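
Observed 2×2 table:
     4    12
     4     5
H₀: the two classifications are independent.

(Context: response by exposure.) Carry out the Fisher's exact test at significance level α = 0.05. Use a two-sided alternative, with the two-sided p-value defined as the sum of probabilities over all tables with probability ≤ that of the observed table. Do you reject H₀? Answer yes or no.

reject H₀: no

Margins: r₁=16, r₂=9, c₁=8, c₂=17, n=25
p_obs = C(16,4)·C(9,4)/C(25,8); sum pmf over tables with pmf ≤ p_obs
p-value (two-sided) = 0.39422
At α=0.05: p ≥ α → fail to reject H₀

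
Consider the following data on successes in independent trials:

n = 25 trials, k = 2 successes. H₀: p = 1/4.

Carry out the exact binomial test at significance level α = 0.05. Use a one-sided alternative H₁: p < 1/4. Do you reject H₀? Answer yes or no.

Exact binomial: n=25, k=2, p₀=1/4=0.2500
P(X≤2) from Σ C(n,i)·p₀^i·(1−p₀)^(n−i)
p-value (one-sided, H₁ less) = 0.03211
At α=0.05: p < α → reject H₀

reject H₀: yes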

◆ What to work on:
The sole response should be the count of lines in the material holding the string "successes".

◆ The answer:
2